PROBLEM STATEMENT » An exact copy of the listing below is required.

GIVEN DATA »

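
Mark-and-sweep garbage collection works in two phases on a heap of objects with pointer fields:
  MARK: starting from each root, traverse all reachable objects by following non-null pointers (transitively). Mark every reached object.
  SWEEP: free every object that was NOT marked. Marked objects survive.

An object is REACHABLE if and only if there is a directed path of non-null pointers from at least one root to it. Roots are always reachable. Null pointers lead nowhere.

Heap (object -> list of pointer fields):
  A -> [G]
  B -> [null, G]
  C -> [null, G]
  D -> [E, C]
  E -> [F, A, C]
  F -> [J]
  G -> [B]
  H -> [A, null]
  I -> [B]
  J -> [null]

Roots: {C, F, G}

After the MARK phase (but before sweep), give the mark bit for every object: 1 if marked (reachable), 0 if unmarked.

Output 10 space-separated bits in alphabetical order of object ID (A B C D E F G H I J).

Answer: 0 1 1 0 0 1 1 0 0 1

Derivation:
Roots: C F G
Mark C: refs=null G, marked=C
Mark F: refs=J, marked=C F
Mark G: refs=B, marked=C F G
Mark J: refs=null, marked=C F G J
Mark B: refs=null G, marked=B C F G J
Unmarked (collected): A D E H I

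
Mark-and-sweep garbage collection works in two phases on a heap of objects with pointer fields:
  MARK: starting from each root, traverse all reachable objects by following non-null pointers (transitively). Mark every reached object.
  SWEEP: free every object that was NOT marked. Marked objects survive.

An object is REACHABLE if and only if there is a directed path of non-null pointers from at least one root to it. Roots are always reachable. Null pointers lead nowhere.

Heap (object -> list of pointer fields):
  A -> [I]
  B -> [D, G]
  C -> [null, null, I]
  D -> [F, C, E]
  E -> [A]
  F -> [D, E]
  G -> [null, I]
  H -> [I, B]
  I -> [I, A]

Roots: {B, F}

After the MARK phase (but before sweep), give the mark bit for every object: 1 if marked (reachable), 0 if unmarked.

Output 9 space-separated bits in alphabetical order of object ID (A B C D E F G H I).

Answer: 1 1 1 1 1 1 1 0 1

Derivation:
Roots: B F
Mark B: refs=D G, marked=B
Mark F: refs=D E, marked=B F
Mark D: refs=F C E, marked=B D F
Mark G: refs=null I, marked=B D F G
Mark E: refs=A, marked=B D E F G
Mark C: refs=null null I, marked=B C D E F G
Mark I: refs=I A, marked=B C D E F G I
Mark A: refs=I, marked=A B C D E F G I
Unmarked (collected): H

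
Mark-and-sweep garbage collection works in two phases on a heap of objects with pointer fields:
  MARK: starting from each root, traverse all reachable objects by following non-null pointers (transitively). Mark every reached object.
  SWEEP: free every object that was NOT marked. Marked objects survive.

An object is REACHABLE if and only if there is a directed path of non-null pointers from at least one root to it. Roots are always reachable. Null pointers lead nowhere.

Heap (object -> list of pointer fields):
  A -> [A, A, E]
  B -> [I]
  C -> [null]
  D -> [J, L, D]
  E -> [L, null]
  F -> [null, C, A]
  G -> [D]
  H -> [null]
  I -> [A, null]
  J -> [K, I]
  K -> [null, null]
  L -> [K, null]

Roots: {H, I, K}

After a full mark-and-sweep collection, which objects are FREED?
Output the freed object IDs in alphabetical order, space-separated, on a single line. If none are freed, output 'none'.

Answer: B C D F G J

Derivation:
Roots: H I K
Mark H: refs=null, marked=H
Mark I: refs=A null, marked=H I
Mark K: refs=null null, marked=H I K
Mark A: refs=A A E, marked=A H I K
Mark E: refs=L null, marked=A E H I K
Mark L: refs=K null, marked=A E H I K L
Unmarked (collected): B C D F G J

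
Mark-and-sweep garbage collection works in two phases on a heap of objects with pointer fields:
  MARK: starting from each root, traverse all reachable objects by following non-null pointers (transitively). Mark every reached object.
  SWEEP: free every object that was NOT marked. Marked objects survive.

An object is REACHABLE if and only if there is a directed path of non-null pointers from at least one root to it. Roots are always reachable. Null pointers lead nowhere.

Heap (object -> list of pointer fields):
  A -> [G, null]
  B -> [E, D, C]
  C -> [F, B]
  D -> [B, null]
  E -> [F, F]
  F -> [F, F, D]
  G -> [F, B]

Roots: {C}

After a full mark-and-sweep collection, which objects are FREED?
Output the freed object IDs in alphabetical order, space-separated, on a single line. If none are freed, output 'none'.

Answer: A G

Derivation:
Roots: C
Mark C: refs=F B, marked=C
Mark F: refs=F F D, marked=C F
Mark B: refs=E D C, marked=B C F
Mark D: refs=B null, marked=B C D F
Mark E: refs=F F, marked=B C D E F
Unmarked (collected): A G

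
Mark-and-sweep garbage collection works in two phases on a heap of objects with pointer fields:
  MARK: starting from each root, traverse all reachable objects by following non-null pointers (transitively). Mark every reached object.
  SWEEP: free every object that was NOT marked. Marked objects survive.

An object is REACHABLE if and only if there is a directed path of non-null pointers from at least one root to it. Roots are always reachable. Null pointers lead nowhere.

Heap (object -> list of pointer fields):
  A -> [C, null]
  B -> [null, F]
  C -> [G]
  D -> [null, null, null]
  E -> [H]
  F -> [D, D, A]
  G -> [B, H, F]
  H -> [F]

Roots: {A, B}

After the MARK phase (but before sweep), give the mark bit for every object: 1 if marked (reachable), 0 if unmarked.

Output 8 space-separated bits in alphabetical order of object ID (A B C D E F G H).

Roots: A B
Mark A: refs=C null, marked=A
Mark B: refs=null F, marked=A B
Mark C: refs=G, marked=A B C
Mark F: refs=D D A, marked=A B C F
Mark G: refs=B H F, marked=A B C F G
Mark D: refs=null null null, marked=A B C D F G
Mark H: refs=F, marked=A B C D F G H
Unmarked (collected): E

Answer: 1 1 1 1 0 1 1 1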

SOLVED EXERCISE »
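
Mark-and-sweep garbage collection works in two phases on a heap of objects with pointer fields:
  MARK: starting from each root, traverse all reachable objects by following non-null pointers (transitively). Mark every reached object.
  SWEEP: free every object that was NOT marked. Marked objects survive.

An object is REACHABLE if and only if there is a directed path of non-null pointers from at least one root to it. Roots are always reachable. Null pointers lead nowhere.

Heap (object -> list of pointer fields):
  A -> [G]
  B -> [null, G]
  C -> [null, G]
  D -> [E, C]
  E -> [F, A, C]
  F -> [J]
  G -> [B]
  H -> [A, null]
  I -> [B]
  J -> [null]

Roots: {C, F, G}

After the MARK phase (but before sweep), give the mark bit for every object: 1 if marked (reachable), 0 if unmarked.

Output 10 space-separated bits in alphabetical order of object ID (A B C D E F G H I J).

Answer: 0 1 1 0 0 1 1 0 0 1

Derivation:
Roots: C F G
Mark C: refs=null G, marked=C
Mark F: refs=J, marked=C F
Mark G: refs=B, marked=C F G
Mark J: refs=null, marked=C F G J
Mark B: refs=null G, marked=B C F G J
Unmarked (collected): A D E H I

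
Mark-and-sweep garbage collection works in two phases on a heap of objects with pointer fields:
  MARK: starting from each root, traverse all reachable objects by following non-null pointers (transitively). Mark every reached object.
  SWEEP: free every object that was NOT marked. Marked objects survive.

An object is REACHABLE if and only if there is a directed path of non-null pointers from at least one root to it. Roots are always reachable. Null pointers lead nowhere.

Heap (object -> list of pointer fields):
  A -> [I]
  B -> [D, G]
  C -> [null, null, I]
  D -> [F, C, E]
  E -> [A]
  F -> [D, E]
  G -> [null, I]
  H -> [I, B]
  I -> [I, A]

Roots: {B, F}

After the MARK phase (but before sweep), give the mark bit for every object: 1 if marked (reachable), 0 if unmarked.

Output 9 space-separated bits in alphabetical order of object ID (A B C D E F G H I).

Answer: 1 1 1 1 1 1 1 0 1

Derivation:
Roots: B F
Mark B: refs=D G, marked=B
Mark F: refs=D E, marked=B F
Mark D: refs=F C E, marked=B D F
Mark G: refs=null I, marked=B D F G
Mark E: refs=A, marked=B D E F G
Mark C: refs=null null I, marked=B C D E F G
Mark I: refs=I A, marked=B C D E F G I
Mark A: refs=I, marked=A B C D E F G I
Unmarked (collected): H

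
Mark-and-sweep garbage collection works in two phases on a heap of objects with pointer fields:
  MARK: starting from each root, traverse all reachable objects by following non-null pointers (transitively). Mark every reached object.
  SWEEP: free every object that was NOT marked. Marked objects survive.

An object is REACHABLE if and only if there is a directed path of non-null pointers from at least one root to it. Roots are always reachable. Null pointers lead nowhere.

Heap (object -> list of pointer fields):
  A -> [A, A, E]
  B -> [I]
  C -> [null]
  D -> [J, L, D]
  E -> [L, null]
  F -> [null, C, A]
  G -> [D]
  H -> [null]
  I -> [A, null]
  J -> [K, I]
  K -> [null, null]
  L -> [K, null]

Roots: {H, I, K}

After a full mark-and-sweep collection, which objects are FREED?
Output the freed object IDs in alphabetical order, space-separated, on a single line. If none are freed, output 'none'.

Answer: B C D F G J

Derivation:
Roots: H I K
Mark H: refs=null, marked=H
Mark I: refs=A null, marked=H I
Mark K: refs=null null, marked=H I K
Mark A: refs=A A E, marked=A H I K
Mark E: refs=L null, marked=A E H I K
Mark L: refs=K null, marked=A E H I K L
Unmarked (collected): B C D F G J

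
Mark-and-sweep garbage collection works in two phases on a heap of objects with pointer fields:
  MARK: starting from each root, traverse all reachable objects by following non-null pointers (transitively). Mark every reached object.
  SWEEP: free every object that was NOT marked. Marked objects survive.

An object is REACHABLE if and only if there is a directed path of non-null pointers from at least one root to it. Roots are always reachable. Null pointers lead nowhere.

Heap (object -> list of pointer fields):
  A -> [G, null]
  B -> [E, D, C]
  C -> [F, B]
  D -> [B, null]
  E -> [F, F]
  F -> [F, F, D]
  G -> [F, B]

Roots: {C}

After a full mark-and-sweep collection, which objects are FREED?
Output the freed object IDs in alphabetical order, space-separated, on a single line. If none are freed, output 'none'.

Answer: A G

Derivation:
Roots: C
Mark C: refs=F B, marked=C
Mark F: refs=F F D, marked=C F
Mark B: refs=E D C, marked=B C F
Mark D: refs=B null, marked=B C D F
Mark E: refs=F F, marked=B C D E F
Unmarked (collected): A G

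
Mark-and-sweep garbage collection works in two phases on a heap of objects with pointer fields:
  MARK: starting from each root, traverse all reachable objects by following non-null pointers (transitively). Mark every reached object.
  SWEEP: free every object that was NOT marked. Marked objects survive.

An object is REACHABLE if and only if there is a directed path of non-null pointers from at least one root to it. Roots are always reachable. Null pointers lead nowhere.

Heap (object -> list of pointer fields):
  A -> [C, null]
  B -> [null, F]
  C -> [G]
  D -> [null, null, null]
  E -> [H]
  F -> [D, D, A]
  G -> [B, H, F]
  H -> [F]

Roots: {A, B}

After the MARK phase (but before sweep), give the mark bit for every object: 1 if marked (reachable), 0 if unmarked.

Output 8 space-separated bits in alphabetical order of object ID (A B C D E F G H).

Roots: A B
Mark A: refs=C null, marked=A
Mark B: refs=null F, marked=A B
Mark C: refs=G, marked=A B C
Mark F: refs=D D A, marked=A B C F
Mark G: refs=B H F, marked=A B C F G
Mark D: refs=null null null, marked=A B C D F G
Mark H: refs=F, marked=A B C D F G H
Unmarked (collected): E

Answer: 1 1 1 1 0 1 1 1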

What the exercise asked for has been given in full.